**What is needed:** Give back only the lines in the records below from the one with "Resistors: R1=12.9 Ω" to the one with "Analysis is at DC.", both inclusive, word for word.

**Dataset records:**
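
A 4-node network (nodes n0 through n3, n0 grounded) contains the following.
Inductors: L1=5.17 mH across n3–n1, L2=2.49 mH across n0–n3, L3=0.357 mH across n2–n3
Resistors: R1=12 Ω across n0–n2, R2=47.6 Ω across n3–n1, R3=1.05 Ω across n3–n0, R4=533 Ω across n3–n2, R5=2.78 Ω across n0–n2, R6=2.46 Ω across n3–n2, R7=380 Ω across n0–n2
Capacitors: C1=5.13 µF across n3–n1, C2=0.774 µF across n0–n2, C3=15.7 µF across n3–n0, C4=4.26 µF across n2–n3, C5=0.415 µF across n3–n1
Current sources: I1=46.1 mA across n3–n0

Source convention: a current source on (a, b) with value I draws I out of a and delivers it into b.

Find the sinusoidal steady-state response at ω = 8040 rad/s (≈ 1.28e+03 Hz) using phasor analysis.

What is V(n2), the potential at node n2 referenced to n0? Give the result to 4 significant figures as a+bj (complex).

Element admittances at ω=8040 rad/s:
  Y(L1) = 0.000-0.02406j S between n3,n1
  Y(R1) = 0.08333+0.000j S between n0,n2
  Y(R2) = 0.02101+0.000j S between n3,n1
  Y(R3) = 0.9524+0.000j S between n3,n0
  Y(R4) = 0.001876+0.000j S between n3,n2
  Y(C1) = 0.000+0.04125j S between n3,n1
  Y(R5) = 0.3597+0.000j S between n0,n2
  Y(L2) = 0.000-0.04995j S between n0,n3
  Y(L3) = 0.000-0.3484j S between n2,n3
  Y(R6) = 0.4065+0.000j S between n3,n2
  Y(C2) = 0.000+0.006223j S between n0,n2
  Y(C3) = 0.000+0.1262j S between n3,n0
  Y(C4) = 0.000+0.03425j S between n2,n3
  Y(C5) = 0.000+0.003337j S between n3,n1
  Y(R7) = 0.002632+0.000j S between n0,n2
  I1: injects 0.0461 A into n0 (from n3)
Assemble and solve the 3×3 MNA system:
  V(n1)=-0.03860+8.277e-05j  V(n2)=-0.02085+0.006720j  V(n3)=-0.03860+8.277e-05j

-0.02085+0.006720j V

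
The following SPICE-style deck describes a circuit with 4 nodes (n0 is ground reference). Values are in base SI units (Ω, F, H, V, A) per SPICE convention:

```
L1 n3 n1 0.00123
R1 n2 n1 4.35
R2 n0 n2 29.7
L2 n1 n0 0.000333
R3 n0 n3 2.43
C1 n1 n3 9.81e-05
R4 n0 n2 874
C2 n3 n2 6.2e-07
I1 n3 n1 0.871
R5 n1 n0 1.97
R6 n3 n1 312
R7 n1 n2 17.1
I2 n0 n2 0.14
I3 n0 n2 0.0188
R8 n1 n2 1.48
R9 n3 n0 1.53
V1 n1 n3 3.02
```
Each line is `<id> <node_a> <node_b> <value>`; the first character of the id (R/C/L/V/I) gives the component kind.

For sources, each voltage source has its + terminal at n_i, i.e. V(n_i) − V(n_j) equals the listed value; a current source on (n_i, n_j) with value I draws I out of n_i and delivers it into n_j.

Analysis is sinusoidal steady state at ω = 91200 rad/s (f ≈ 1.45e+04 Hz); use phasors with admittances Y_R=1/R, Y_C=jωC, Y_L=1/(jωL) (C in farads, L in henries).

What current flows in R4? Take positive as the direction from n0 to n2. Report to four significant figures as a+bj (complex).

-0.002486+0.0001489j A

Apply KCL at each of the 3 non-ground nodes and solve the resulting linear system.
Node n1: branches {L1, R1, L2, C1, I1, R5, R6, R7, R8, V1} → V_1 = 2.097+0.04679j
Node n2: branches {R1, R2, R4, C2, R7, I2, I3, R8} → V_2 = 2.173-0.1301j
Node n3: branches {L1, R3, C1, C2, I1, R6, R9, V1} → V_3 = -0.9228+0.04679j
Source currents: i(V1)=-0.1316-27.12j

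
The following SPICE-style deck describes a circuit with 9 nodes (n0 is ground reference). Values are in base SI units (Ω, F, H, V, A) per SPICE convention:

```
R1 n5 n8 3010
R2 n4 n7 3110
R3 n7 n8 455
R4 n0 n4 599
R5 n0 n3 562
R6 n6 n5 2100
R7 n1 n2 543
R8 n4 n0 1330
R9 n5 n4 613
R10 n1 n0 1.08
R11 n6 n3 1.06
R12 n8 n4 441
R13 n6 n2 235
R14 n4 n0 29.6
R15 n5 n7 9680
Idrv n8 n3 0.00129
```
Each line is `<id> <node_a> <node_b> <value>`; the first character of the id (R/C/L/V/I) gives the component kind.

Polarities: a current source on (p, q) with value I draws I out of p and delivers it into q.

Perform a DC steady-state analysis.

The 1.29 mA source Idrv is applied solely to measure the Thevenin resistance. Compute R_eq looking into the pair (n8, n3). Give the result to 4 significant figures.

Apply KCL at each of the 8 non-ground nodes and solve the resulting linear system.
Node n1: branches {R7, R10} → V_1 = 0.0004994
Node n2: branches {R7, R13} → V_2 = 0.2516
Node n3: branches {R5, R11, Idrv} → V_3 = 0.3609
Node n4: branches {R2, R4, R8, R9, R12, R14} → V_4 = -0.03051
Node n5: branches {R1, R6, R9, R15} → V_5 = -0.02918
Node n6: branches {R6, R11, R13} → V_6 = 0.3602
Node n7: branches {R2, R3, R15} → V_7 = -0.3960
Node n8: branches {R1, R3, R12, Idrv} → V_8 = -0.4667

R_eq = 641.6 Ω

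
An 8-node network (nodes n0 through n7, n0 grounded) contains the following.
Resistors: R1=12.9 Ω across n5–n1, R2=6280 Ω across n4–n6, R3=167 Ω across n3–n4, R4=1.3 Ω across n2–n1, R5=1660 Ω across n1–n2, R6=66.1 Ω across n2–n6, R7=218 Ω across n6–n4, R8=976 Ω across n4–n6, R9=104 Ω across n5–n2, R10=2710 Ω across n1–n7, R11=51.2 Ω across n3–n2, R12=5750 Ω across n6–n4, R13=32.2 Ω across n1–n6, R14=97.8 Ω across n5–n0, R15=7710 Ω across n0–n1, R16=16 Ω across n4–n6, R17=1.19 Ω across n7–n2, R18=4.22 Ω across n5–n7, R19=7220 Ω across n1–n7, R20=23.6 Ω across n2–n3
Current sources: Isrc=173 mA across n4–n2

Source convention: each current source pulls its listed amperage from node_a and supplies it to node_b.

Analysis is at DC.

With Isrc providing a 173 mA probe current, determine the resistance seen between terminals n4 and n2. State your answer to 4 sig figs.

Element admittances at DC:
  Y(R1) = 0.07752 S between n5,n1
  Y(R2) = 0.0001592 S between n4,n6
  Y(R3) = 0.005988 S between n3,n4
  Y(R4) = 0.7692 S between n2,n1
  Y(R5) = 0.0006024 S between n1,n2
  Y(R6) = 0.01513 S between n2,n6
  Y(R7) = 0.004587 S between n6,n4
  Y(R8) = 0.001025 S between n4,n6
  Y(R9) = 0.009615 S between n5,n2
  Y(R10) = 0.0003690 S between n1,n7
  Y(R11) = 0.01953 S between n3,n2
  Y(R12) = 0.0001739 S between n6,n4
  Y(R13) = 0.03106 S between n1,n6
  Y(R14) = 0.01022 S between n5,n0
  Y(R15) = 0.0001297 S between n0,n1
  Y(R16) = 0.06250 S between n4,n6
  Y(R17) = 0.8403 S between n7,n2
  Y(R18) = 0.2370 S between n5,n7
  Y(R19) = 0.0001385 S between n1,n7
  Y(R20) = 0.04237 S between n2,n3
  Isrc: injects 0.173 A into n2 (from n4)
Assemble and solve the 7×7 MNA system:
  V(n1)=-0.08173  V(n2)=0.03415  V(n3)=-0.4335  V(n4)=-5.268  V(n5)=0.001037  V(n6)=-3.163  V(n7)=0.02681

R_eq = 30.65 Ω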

**Your response:**
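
Resistors: R1=12.9 Ω across n5–n1, R2=6280 Ω across n4–n6, R3=167 Ω across n3–n4, R4=1.3 Ω across n2–n1, R5=1660 Ω across n1–n2, R6=66.1 Ω across n2–n6, R7=218 Ω across n6–n4, R8=976 Ω across n4–n6, R9=104 Ω across n5–n2, R10=2710 Ω across n1–n7, R11=51.2 Ω across n3–n2, R12=5750 Ω across n6–n4, R13=32.2 Ω across n1–n6, R14=97.8 Ω across n5–n0, R15=7710 Ω across n0–n1, R16=16 Ω across n4–n6, R17=1.19 Ω across n7–n2, R18=4.22 Ω across n5–n7, R19=7220 Ω across n1–n7, R20=23.6 Ω across n2–n3
Current sources: Isrc=173 mA across n4–n2

Source convention: each current source pulls its listed amperage from node_a and supplies it to node_b.

Analysis is at DC.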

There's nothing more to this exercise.